PROBLEM TO SOLVE: Search the entries below. Return every line that has "where" in it.
==== RECORDED DATA ====
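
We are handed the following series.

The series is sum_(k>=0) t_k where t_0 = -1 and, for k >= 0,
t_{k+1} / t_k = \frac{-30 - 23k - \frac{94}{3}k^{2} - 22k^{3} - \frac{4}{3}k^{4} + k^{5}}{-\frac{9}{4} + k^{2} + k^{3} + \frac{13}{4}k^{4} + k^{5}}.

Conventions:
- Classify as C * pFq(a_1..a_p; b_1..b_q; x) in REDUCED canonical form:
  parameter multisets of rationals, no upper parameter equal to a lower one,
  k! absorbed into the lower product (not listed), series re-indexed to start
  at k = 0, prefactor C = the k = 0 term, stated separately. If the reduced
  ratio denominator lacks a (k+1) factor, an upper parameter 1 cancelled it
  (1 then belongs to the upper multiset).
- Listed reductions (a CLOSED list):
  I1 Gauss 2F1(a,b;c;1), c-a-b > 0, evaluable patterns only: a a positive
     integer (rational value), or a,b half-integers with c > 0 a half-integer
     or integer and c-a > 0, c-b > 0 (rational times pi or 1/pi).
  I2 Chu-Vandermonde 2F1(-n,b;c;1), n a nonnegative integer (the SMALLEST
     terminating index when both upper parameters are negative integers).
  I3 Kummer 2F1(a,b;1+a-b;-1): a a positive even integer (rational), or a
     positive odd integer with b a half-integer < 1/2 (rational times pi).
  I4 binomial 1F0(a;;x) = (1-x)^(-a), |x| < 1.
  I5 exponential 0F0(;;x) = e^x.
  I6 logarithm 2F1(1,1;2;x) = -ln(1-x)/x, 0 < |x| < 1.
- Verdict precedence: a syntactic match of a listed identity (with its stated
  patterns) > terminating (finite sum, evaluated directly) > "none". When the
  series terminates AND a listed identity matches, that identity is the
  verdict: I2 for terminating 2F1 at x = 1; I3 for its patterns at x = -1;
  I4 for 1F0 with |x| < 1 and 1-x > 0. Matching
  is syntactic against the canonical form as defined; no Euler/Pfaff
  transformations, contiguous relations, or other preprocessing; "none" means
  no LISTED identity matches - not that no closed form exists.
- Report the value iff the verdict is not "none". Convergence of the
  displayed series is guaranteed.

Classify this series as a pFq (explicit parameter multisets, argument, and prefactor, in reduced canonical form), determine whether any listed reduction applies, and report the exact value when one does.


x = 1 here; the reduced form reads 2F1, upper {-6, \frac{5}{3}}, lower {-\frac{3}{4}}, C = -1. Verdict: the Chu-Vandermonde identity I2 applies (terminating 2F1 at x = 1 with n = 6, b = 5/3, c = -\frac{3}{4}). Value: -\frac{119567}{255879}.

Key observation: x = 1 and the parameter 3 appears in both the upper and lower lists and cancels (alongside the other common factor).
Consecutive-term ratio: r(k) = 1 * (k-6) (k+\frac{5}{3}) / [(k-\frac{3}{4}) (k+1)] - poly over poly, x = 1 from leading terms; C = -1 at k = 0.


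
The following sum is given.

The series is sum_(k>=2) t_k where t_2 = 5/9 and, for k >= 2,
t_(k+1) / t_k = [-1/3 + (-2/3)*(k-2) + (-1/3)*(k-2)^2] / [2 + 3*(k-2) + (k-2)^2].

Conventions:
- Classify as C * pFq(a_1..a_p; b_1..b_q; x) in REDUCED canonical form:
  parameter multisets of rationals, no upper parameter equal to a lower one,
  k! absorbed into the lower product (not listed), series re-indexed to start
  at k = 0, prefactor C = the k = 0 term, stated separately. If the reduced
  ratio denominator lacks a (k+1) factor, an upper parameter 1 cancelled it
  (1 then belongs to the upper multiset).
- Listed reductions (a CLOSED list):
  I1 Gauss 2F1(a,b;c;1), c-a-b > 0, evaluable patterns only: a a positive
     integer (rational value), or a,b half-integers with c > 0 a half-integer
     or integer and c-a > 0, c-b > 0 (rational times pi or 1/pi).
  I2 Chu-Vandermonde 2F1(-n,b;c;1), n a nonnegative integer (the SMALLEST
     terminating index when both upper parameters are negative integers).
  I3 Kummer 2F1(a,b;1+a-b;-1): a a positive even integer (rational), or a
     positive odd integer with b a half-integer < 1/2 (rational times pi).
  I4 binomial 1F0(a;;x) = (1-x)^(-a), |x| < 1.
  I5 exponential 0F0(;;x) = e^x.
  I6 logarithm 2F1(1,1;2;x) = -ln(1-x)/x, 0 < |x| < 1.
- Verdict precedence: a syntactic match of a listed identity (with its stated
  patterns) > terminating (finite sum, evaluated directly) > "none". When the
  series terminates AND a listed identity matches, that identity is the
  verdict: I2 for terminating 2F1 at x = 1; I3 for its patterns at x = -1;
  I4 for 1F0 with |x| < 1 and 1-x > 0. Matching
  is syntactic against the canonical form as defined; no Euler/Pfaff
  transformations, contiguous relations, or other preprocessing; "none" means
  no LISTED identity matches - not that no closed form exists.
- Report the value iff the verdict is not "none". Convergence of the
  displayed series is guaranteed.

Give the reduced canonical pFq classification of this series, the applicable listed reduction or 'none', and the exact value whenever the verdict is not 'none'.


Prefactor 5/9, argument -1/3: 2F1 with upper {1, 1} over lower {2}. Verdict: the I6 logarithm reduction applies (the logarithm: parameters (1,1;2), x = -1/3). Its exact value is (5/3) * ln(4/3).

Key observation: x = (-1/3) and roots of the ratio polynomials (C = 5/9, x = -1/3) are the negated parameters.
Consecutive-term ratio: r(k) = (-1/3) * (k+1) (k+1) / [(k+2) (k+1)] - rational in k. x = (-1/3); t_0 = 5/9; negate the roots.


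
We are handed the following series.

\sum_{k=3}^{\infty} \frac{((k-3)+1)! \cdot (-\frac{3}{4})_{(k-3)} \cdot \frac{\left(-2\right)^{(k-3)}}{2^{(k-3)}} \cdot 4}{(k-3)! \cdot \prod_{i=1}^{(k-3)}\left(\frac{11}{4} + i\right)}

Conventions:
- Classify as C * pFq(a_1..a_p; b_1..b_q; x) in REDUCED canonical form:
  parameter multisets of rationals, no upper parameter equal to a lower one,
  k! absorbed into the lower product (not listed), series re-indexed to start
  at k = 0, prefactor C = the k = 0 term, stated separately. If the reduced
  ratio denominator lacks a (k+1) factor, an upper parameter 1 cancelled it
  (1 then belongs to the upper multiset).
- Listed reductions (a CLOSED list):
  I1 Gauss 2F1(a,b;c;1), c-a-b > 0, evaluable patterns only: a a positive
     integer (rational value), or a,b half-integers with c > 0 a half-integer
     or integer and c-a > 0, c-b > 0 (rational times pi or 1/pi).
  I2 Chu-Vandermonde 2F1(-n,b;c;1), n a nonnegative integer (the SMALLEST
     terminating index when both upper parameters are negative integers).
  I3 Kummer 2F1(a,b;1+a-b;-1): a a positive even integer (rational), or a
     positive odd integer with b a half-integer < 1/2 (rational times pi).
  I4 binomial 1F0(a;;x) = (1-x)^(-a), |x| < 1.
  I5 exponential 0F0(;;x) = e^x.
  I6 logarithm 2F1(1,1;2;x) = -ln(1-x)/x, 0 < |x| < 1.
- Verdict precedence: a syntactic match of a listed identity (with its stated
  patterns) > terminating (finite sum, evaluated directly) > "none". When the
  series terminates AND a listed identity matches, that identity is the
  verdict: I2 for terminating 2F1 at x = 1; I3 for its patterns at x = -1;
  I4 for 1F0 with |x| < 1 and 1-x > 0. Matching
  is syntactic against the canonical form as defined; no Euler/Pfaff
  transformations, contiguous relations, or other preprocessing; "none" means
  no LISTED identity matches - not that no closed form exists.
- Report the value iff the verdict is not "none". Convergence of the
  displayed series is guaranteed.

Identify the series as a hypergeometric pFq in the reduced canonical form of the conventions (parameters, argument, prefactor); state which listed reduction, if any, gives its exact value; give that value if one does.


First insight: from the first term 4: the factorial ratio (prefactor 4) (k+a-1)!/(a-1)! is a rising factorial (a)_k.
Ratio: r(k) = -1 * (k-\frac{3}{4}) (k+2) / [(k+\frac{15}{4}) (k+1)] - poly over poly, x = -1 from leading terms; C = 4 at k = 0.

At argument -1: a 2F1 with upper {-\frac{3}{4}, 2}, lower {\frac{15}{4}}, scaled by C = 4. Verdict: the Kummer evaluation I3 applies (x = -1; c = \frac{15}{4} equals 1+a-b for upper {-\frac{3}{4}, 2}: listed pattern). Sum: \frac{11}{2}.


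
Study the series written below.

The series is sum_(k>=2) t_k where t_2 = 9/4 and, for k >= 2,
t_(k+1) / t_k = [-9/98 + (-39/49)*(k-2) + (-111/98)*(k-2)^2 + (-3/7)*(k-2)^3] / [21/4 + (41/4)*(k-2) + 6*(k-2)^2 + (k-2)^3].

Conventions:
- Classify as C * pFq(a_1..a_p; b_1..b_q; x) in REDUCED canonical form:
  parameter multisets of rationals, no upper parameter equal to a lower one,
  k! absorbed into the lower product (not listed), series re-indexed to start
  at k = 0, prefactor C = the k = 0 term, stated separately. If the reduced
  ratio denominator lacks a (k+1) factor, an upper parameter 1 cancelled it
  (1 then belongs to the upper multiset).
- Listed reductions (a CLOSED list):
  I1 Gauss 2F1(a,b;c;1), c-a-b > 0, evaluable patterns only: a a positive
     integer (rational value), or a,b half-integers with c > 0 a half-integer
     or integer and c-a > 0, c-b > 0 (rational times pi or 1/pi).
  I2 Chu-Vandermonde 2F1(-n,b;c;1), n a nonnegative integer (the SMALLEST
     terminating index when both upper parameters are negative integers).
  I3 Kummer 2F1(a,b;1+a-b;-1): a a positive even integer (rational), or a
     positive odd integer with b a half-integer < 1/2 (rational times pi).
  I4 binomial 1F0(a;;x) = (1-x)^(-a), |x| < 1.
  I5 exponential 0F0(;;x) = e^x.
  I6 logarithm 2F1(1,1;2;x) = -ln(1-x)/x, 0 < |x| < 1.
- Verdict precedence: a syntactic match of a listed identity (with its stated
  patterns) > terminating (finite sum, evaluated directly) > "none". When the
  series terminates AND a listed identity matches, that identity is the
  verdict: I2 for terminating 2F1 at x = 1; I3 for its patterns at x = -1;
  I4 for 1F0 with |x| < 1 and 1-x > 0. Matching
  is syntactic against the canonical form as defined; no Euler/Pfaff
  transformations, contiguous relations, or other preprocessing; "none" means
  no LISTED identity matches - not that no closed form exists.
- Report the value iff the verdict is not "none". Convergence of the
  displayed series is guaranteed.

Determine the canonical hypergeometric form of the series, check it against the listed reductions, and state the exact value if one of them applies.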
====
ANSWER BELOW:
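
The series is sum_(k>=0) t_k where t_0 = -1 and, for k >= 0,
The series is sum_(k>=2) t_k where t_2 = 5/9 and, for k >= 2,
The series is sum_(k>=2) t_k where t_2 = 9/4 and, for k >= 2,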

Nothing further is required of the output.